## Task item
Give the data again in its entirety, exactly as provided.

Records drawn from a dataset

###

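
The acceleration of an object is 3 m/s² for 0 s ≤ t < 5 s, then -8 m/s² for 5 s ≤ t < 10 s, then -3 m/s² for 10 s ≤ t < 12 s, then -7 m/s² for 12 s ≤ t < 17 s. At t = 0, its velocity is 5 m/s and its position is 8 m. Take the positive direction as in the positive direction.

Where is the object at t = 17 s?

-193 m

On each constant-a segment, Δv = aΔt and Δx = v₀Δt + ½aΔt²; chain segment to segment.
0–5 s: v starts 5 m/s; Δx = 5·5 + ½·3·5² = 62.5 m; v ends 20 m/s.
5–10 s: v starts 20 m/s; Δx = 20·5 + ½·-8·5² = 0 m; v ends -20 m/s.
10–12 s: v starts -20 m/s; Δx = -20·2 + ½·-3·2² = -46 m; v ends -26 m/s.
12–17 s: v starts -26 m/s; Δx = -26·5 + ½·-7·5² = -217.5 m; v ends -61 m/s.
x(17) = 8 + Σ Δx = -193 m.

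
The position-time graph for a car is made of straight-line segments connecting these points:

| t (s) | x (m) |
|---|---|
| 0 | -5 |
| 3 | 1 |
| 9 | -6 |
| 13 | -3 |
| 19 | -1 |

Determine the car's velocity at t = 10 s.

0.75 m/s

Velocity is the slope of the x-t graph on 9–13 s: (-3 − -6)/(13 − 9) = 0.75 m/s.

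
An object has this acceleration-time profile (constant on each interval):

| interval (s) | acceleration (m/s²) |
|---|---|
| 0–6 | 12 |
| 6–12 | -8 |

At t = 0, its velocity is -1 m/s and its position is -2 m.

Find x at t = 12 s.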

###

## Solution to this task
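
The acceleration of an object is 3 m/s² for 0 s ≤ t < 5 s, then -8 m/s² for 5 s ≤ t < 10 s, then -3 m/s² for 10 s ≤ t < 12 s, then -7 m/s² for 12 s ≤ t < 17 s. At t = 0, its velocity is 5 m/s and its position is 8 m. Take the positive direction as in the positive direction.

Where is the object at t = 17 s?

-193 m

On each constant-a segment, Δv = aΔt and Δx = v₀Δt + ½aΔt²; chain segment to segment.
0–5 s: v starts 5 m/s; Δx = 5·5 + ½·3·5² = 62.5 m; v ends 20 m/s.
5–10 s: v starts 20 m/s; Δx = 20·5 + ½·-8·5² = 0 m; v ends -20 m/s.
10–12 s: v starts -20 m/s; Δx = -20·2 + ½·-3·2² = -46 m; v ends -26 m/s.
12–17 s: v starts -26 m/s; Δx = -26·5 + ½·-7·5² = -217.5 m; v ends -61 m/s.
x(17) = 8 + Σ Δx = -193 m.

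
The position-time graph for a car is made of straight-line segments connecting these points:

| t (s) | x (m) |
|---|---|
| 0 | -5 |
| 3 | 1 |
| 9 | -6 |
| 13 | -3 |
| 19 | -1 |

Determine the car's velocity at t = 10 s.

0.75 m/s

Velocity is the slope of the x-t graph on 9–13 s: (-3 − -6)/(13 − 9) = 0.75 m/s.

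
An object has this acceleration-time profile (constant on each interval):

| interval (s) | acceleration (m/s²) |
|---|---|
| 0–6 | 12 |
| 6–12 | -8 |

At t = 0, its velocity is -1 m/s and its position is -2 m.

Find x at t = 12 s.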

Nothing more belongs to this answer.